Stored items:
·····

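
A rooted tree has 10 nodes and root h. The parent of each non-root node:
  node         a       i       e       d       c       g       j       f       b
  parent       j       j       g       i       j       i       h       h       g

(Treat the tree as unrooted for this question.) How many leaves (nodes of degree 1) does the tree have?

6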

·····

= WHAT YOU ARE ASKED TO DO =
Set the records above down again, exactly as they read.

= FINAL ANSWER =
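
A rooted tree has 10 nodes and root h. The parent of each non-root node:
  node         a       i       e       d       c       g       j       f       b
  parent       j       j       g       i       j       i       h       h       g

(Treat the tree as unrooted for this question.) How many leaves (nodes of degree 1) does the tree have?

6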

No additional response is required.